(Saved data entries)
--- START ---

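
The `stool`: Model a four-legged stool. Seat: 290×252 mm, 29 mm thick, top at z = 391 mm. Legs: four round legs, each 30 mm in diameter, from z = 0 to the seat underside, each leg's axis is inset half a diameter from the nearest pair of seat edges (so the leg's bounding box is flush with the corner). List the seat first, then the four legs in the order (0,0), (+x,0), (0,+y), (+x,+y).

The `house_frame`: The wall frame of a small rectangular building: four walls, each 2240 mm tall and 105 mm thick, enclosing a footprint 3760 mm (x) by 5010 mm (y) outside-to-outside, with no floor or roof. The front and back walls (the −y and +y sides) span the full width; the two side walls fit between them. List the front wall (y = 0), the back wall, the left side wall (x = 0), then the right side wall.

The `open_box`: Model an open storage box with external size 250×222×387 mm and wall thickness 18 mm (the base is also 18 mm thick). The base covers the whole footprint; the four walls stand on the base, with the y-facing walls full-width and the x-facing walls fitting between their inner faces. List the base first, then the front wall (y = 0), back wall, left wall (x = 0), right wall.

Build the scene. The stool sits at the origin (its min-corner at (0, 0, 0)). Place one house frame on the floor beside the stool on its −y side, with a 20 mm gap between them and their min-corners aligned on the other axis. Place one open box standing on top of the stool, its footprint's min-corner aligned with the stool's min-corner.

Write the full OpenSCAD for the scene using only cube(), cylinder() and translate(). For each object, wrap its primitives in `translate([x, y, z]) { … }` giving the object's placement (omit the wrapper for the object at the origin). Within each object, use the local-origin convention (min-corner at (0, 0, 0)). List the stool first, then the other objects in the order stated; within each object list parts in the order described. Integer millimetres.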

--- END ---

▸ **Directions**
Copy out, word for word, the part of the entries above that begins at the line with "0), right wall." and ends at the line with "Build the scene.", including both.

▸ **Response**
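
The `open_box`: Model an open storage box with external size 250×222×387 mm and wall thickness 18 mm (the base is also 18 mm thick). The base covers the whole footprint; the four walls stand on the base, with the y-facing walls full-width and the x-facing walls fitting between their inner faces. List the base first, then the front wall (y = 0), back wall, left wall (x = 0), right wall.

Build the scene. The stool sits at the origin (its min-corner at (0, 0, 0)). Place one house frame on the floor beside the stool on its −y side, with a 20 mm gap between them and their min-corners aligned on the other axis. Place one open box standing on top of the stool, its footprint's min-corner aligned with the stool's min-corner.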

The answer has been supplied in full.